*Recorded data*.
===============

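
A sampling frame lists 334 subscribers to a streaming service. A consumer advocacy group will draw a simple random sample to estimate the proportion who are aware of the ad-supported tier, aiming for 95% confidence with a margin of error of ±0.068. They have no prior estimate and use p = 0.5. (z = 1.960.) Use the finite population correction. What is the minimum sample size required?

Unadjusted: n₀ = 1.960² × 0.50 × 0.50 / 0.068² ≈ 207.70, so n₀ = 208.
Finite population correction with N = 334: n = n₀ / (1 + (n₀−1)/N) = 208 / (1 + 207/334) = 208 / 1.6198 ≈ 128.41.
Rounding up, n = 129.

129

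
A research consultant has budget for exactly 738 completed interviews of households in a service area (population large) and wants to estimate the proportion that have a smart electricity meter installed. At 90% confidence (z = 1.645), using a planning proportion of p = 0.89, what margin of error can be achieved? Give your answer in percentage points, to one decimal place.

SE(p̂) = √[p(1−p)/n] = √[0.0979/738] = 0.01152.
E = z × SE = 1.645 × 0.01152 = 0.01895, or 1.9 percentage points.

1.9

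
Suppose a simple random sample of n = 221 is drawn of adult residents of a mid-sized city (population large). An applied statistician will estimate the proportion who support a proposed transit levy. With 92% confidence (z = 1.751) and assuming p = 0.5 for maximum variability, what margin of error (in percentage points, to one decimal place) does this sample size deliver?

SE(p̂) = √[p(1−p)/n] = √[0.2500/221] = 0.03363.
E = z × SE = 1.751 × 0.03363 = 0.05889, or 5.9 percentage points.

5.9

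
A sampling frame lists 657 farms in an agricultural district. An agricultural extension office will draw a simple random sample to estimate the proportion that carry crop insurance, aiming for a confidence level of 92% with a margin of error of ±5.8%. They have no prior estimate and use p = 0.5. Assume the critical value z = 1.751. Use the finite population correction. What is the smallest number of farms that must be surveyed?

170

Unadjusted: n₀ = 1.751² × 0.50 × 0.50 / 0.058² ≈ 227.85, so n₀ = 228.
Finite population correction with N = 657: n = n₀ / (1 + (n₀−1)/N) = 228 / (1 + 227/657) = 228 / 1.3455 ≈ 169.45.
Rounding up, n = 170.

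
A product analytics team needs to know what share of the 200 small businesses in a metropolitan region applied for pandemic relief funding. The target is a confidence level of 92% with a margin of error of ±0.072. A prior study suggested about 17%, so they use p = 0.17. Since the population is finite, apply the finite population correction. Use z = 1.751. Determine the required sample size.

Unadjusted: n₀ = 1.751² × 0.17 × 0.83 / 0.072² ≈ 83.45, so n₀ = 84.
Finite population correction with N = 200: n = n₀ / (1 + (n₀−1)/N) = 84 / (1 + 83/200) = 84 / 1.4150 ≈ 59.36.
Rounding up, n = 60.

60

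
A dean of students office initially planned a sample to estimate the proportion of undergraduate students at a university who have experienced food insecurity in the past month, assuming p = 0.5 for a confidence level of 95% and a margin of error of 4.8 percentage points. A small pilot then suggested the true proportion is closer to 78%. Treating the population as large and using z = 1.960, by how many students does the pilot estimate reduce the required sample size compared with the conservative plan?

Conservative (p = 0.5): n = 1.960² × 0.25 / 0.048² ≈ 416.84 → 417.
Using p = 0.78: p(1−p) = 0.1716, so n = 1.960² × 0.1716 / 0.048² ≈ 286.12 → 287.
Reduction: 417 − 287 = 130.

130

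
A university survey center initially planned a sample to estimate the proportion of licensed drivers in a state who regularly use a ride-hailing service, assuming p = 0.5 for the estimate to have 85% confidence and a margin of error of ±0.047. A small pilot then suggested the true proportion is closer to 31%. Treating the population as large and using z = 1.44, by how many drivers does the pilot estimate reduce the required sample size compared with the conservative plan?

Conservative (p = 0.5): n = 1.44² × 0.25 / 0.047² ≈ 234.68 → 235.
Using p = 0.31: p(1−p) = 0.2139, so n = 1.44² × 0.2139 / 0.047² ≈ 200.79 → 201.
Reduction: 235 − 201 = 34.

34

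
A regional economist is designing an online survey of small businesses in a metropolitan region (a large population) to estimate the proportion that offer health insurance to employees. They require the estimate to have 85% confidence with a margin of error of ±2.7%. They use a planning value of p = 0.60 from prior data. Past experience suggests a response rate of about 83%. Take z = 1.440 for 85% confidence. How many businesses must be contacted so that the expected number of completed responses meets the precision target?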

===============

*Problem*. Reproduce every entry above without a single alteration.

*Solution to this problem*.
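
A sampling frame lists 334 subscribers to a streaming service. A consumer advocacy group will draw a simple random sample to estimate the proportion who are aware of the ad-supported tier, aiming for 95% confidence with a margin of error of ±0.068. They have no prior estimate and use p = 0.5. (z = 1.960.) Use the finite population correction. What is the minimum sample size required?

Unadjusted: n₀ = 1.960² × 0.50 × 0.50 / 0.068² ≈ 207.70, so n₀ = 208.
Finite population correction with N = 334: n = n₀ / (1 + (n₀−1)/N) = 208 / (1 + 207/334) = 208 / 1.6198 ≈ 128.41.
Rounding up, n = 129.

129

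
A research consultant has budget for exactly 738 completed interviews of households in a service area (population large) and wants to estimate the proportion that have a smart electricity meter installed. At 90% confidence (z = 1.645), using a planning proportion of p = 0.89, what margin of error can be achieved? Give your answer in percentage points, to one decimal place.

SE(p̂) = √[p(1−p)/n] = √[0.0979/738] = 0.01152.
E = z × SE = 1.645 × 0.01152 = 0.01895, or 1.9 percentage points.

1.9

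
Suppose a simple random sample of n = 221 is drawn of adult residents of a mid-sized city (population large). An applied statistician will estimate the proportion who support a proposed transit levy. With 92% confidence (z = 1.751) and assuming p = 0.5 for maximum variability, what margin of error (in percentage points, to one decimal place) does this sample size deliver?

SE(p̂) = √[p(1−p)/n] = √[0.2500/221] = 0.03363.
E = z × SE = 1.751 × 0.03363 = 0.05889, or 5.9 percentage points.

5.9

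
A sampling frame lists 657 farms in an agricultural district. An agricultural extension office will draw a simple random sample to estimate the proportion that carry crop insurance, aiming for a confidence level of 92% with a margin of error of ±5.8%. They have no prior estimate and use p = 0.5. Assume the critical value z = 1.751. Use the finite population correction. What is the smallest number of farms that must be surveyed?

170

Unadjusted: n₀ = 1.751² × 0.50 × 0.50 / 0.058² ≈ 227.85, so n₀ = 228.
Finite population correction with N = 657: n = n₀ / (1 + (n₀−1)/N) = 228 / (1 + 227/657) = 228 / 1.3455 ≈ 169.45.
Rounding up, n = 170.

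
A product analytics team needs to know what share of the 200 small businesses in a metropolitan region applied for pandemic relief funding. The target is a confidence level of 92% with a margin of error of ±0.072. A prior study suggested about 17%, so they use p = 0.17. Since the population is finite, apply the finite population correction. Use z = 1.751. Determine the required sample size.

Unadjusted: n₀ = 1.751² × 0.17 × 0.83 / 0.072² ≈ 83.45, so n₀ = 84.
Finite population correction with N = 200: n = n₀ / (1 + (n₀−1)/N) = 84 / (1 + 83/200) = 84 / 1.4150 ≈ 59.36.
Rounding up, n = 60.

60

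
A dean of students office initially planned a sample to estimate the proportion of undergraduate students at a university who have experienced food insecurity in the past month, assuming p = 0.5 for a confidence level of 95% and a margin of error of 4.8 percentage points. A small pilot then suggested the true proportion is closer to 78%. Treating the population as large and using z = 1.960, by how many students does the pilot estimate reduce the required sample size compared with the conservative plan?

Conservative (p = 0.5): n = 1.960² × 0.25 / 0.048² ≈ 416.84 → 417.
Using p = 0.78: p(1−p) = 0.1716, so n = 1.960² × 0.1716 / 0.048² ≈ 286.12 → 287.
Reduction: 417 − 287 = 130.

130

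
A university survey center initially planned a sample to estimate the proportion of licensed drivers in a state who regularly use a ride-hailing service, assuming p = 0.5 for the estimate to have 85% confidence and a margin of error of ±0.047. A small pilot then suggested the true proportion is closer to 31%. Treating the population as large and using z = 1.44, by how many drivers does the pilot estimate reduce the required sample size compared with the conservative plan?

Conservative (p = 0.5): n = 1.44² × 0.25 / 0.047² ≈ 234.68 → 235.
Using p = 0.31: p(1−p) = 0.2139, so n = 1.44² × 0.2139 / 0.047² ≈ 200.79 → 201.
Reduction: 235 − 201 = 34.

34

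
A regional economist is designing an online survey of small businesses in a metropolitan region (a large population) to estimate the proportion that offer health insurance to employees. They require the estimate to have 85% confidence with a margin of error of ±2.7%. They use a planning value of p = 0.60 from prior data. Past experience suggests a response rate of about 83%. Take z = 1.440 for 85% confidence. How many businesses must be contacted so that the expected number of completed responses meets the precision target?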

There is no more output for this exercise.